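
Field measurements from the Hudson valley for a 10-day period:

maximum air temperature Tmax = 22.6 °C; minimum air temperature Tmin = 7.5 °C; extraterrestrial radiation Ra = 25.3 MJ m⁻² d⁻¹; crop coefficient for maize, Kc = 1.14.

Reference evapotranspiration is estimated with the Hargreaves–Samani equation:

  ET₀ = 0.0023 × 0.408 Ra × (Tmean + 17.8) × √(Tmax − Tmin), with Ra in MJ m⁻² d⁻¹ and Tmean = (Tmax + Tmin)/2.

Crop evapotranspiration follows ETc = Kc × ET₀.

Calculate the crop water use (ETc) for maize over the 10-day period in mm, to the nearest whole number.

Tmean = (22.6 + 7.5)/2 = 15.05 °C
0.408 Ra = 0.408 × 25.3 = 10.3224 mm/d equivalent
ET₀ = 0.0023 × 10.3224 × (15.05 + 17.8) × √15.1 = 0.0023 × 10.3224 × 32.85 × 3.8859 = 3.0306 mm/d
ETc = Kc × ET₀ = 1.14 × 3.0306 = 3.4549 mm/d
Over 10 days: 3.4549 × 10 = 34.549 mm

35 mm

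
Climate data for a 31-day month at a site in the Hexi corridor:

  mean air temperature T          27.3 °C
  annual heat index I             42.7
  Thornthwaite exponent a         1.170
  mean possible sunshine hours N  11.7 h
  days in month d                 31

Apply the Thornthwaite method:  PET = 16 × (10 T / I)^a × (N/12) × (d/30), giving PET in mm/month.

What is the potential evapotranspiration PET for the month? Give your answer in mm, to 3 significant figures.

10T/I = 10 × 27.3 / 42.7 = 6.3934
(10T/I)^a = 6.3934^1.170 = 8.7641
Uncorrected PET = 16 × 8.7641 = 140.226 mm
Correction = (N/12)(d/30) = (11.7/12)(31/30) = 1.0075
PET = 140.226 × 1.0075 = 141.278 mm/month

141 mm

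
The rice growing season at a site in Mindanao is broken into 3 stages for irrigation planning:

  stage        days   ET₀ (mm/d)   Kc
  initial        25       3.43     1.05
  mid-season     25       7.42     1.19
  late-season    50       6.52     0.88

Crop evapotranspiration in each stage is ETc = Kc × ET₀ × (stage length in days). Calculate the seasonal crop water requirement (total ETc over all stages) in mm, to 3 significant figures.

initial: 1.05 × 3.43 × 25 = 90.04 mm
mid-season: 1.19 × 7.42 × 25 = 220.75 mm
late-season: 0.88 × 6.52 × 50 = 286.88 mm
Seasonal total = 597.67 mm

598 mm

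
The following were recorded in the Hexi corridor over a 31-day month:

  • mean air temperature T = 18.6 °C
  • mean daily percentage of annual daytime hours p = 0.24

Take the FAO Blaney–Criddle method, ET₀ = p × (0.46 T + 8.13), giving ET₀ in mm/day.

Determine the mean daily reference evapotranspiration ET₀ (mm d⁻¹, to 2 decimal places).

4.00 mm d⁻¹

ET₀ = 0.24 × (0.46 × 18.6 + 8.13) = 0.24 × 16.686 = 4.0046 mm/d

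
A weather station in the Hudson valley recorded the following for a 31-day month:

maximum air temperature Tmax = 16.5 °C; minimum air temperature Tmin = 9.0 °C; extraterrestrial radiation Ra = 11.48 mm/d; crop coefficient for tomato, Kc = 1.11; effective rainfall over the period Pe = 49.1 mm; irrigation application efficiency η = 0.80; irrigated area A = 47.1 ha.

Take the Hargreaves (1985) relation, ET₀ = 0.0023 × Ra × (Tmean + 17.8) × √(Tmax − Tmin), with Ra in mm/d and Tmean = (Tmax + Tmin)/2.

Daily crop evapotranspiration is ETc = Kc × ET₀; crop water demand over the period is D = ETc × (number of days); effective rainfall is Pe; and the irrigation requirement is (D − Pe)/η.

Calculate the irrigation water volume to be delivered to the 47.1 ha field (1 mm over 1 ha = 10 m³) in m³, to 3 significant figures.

Tmean = (16.5 + 9.0)/2 = 12.75 °C
ET₀ = 0.0023 × 11.48 × (12.75 + 17.8) × √7.5 = 0.0023 × 11.48 × 30.55 × 2.7386 = 2.2091 mm/d
ETc = Kc × ET₀ = 1.11 × 2.2091 = 2.4521 mm/d
Crop demand D = ETc × 31 d = 2.4521 × 31 = 76.015 mm
D − Pe = 76.015 − 49.1 = 26.915 mm
Gross irrigation = 26.915 / 0.80 = 33.644 mm
Volume = 33.644 mm × 47.1 ha × 10 = 15846.3 m³

15800 m³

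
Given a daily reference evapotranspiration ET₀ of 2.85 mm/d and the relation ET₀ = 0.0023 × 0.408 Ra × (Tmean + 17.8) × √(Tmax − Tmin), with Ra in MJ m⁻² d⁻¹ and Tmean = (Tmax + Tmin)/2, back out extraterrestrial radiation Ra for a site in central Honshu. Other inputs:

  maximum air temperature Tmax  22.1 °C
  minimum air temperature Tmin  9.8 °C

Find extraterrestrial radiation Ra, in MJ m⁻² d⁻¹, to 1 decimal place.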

⁂

> [TASK ITEM]
Keep only those lines of the records that hold "site", and return them.

> [ANSWER SPACE]
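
Climate data for a 31-day month at a site in the Hexi corridor:
The rice growing season at a site in Mindanao is broken into 3 stages for irrigation planning:
Given a daily reference evapotranspiration ET₀ of 2.85 mm/d and the relation ET₀ = 0.0023 × 0.408 Ra × (Tmean + 17.8) × √(Tmax − Tmin), with Ra in MJ m⁻² d⁻¹ and Tmean = (Tmax + Tmin)/2, back out extraterrestrial radiation Ra for a site in central Honshu. Other inputs: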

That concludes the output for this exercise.